* _Problem requirements_: Say how many lines in the data below contain the word "product", and give no other text.

* _Entries provided_:
Start of Block

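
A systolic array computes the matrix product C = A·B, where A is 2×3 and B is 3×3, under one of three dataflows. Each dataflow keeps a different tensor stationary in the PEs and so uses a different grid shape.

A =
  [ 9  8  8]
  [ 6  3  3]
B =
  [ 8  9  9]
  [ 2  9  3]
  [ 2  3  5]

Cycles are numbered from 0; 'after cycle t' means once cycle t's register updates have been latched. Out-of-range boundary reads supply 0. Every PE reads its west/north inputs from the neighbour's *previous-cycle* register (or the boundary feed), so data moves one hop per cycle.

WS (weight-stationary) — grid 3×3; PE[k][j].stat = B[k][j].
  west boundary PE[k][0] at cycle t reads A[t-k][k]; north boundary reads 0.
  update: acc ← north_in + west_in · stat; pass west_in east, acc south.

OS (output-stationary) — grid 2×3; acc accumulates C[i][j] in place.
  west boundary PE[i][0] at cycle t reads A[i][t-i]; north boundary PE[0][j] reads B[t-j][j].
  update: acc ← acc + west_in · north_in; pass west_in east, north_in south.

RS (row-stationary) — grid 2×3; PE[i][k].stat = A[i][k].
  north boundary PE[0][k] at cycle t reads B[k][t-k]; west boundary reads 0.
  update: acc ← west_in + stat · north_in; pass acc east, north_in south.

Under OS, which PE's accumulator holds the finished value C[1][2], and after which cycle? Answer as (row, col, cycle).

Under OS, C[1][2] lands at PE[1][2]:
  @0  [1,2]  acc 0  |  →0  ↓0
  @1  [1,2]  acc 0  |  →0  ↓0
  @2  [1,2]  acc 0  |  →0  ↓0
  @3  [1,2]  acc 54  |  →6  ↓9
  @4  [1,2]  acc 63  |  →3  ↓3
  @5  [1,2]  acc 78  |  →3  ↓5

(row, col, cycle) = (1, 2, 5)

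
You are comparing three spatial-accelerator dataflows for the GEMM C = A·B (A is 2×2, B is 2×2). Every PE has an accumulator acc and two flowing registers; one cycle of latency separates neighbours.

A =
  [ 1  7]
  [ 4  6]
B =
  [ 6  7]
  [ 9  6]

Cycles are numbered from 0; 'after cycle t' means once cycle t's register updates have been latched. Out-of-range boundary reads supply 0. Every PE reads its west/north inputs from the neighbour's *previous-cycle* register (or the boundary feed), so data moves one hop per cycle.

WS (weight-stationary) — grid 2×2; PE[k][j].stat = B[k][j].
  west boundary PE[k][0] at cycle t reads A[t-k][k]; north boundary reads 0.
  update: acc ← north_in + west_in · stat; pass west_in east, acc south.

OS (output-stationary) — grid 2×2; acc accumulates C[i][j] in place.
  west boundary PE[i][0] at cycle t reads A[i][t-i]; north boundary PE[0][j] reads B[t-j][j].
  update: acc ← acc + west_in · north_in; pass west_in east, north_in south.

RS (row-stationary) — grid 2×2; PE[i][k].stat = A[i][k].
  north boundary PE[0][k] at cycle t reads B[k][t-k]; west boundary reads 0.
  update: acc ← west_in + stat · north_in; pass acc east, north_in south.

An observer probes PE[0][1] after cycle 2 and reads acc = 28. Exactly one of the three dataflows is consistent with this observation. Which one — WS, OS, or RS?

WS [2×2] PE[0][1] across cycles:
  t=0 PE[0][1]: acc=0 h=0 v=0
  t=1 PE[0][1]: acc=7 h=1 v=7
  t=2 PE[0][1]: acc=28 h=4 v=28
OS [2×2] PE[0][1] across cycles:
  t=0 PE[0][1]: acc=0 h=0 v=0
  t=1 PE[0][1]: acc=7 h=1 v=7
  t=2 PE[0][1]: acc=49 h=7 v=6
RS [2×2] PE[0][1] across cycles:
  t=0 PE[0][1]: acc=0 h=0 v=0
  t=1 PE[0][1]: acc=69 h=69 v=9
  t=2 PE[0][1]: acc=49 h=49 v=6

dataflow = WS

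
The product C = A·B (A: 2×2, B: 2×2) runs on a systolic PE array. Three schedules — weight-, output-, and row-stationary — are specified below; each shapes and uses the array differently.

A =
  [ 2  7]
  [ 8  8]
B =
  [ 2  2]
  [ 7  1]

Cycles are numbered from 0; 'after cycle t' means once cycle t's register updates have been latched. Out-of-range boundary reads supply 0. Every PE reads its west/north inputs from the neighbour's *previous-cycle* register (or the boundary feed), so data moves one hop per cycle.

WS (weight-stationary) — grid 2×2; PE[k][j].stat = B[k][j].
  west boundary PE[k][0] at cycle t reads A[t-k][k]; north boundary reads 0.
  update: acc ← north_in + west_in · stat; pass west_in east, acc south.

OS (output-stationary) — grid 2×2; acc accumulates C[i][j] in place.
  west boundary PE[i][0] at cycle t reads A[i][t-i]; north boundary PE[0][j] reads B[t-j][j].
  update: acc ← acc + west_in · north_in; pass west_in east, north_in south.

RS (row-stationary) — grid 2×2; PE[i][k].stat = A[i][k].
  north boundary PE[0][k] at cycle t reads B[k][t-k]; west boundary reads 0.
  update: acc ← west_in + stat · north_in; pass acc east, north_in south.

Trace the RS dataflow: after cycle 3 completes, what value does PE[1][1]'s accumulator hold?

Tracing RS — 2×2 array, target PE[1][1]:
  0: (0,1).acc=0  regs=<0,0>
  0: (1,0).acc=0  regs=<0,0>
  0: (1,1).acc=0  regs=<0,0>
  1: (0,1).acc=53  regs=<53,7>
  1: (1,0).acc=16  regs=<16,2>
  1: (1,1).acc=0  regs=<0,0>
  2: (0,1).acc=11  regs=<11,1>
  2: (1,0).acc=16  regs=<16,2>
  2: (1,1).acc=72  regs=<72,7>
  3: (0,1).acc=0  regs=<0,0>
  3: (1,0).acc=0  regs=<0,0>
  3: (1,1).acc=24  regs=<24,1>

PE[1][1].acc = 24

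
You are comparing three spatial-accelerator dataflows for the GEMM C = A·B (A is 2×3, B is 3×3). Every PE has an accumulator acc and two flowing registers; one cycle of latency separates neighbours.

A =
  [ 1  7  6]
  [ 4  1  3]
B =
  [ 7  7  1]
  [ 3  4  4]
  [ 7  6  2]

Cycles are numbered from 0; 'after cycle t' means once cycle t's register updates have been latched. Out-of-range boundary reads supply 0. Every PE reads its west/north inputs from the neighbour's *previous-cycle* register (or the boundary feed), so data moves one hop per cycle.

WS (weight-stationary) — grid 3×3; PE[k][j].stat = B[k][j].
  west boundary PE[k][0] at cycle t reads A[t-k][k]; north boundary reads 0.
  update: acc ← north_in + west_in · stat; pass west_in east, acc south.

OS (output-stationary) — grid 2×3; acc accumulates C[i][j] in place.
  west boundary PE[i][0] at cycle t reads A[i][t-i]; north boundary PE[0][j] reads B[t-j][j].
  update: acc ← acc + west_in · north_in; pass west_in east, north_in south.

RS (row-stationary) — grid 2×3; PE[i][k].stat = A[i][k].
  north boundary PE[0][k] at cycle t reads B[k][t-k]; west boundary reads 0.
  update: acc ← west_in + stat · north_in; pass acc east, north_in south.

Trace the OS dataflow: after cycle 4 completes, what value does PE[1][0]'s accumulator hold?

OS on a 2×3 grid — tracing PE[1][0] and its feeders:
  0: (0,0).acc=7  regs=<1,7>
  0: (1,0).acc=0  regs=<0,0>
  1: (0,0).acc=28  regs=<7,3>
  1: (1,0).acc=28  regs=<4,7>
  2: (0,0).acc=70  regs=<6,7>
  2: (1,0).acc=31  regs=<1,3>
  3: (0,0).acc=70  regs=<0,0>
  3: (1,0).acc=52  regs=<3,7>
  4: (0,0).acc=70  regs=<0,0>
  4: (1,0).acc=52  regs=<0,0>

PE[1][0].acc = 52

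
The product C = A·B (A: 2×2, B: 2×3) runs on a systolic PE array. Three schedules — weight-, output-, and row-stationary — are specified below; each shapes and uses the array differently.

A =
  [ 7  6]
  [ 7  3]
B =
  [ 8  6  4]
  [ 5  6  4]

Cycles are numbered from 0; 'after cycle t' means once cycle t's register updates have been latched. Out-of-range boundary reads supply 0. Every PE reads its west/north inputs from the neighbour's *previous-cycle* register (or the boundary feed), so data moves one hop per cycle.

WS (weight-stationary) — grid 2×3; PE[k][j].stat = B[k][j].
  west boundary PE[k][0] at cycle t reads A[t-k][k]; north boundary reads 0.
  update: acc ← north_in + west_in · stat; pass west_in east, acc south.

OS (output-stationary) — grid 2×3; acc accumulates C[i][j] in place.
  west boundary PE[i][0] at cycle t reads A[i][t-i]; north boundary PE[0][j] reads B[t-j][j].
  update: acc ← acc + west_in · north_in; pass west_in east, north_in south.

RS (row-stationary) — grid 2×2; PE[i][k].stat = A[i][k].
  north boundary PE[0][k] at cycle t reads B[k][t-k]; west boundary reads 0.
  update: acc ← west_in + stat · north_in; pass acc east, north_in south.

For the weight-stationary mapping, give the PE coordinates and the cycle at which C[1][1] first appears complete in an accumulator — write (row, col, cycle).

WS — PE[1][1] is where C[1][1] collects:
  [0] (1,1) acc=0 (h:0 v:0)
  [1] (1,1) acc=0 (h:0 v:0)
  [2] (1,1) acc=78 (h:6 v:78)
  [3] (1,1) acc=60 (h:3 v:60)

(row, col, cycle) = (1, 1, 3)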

End of Block

* _Worked solution_: 3